### Problem to solve
Could you reproduce the lines below from the one with "155 | 0 | 155 |" through the one with "464 | 619 |"? Keep both ends and add nothing.

Saved entries:
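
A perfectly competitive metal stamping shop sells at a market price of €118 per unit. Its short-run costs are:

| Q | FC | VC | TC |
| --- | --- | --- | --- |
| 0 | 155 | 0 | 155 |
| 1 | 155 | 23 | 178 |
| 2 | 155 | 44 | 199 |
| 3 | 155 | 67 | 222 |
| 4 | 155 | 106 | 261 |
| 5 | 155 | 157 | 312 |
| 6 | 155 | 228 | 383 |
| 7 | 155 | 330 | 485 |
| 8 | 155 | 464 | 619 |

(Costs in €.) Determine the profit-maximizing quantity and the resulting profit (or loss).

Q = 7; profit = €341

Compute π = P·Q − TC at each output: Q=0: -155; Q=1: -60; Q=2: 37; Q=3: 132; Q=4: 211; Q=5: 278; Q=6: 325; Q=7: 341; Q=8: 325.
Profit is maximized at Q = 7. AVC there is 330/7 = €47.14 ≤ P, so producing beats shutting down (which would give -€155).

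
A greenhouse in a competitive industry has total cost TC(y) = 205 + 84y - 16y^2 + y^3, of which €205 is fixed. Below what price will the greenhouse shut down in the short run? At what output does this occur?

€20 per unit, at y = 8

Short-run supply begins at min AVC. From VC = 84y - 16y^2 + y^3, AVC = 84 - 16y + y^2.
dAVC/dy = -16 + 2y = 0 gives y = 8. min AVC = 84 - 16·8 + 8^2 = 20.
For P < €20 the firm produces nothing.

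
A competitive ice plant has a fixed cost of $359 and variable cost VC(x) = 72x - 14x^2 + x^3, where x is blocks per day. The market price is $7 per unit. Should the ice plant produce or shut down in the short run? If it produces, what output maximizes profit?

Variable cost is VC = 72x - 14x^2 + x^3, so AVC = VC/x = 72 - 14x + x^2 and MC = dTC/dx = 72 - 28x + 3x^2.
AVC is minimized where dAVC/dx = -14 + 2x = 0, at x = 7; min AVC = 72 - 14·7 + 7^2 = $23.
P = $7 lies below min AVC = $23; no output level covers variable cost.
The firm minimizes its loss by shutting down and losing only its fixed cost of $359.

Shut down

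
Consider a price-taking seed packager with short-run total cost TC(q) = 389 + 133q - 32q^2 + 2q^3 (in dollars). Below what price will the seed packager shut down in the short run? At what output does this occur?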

### Exercise answer
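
| 0 | 155 | 0 | 155 |
| 1 | 155 | 23 | 178 |
| 2 | 155 | 44 | 199 |
| 3 | 155 | 67 | 222 |
| 4 | 155 | 106 | 261 |
| 5 | 155 | 157 | 312 |
| 6 | 155 | 228 | 383 |
| 7 | 155 | 330 | 485 |
| 8 | 155 | 464 | 619 |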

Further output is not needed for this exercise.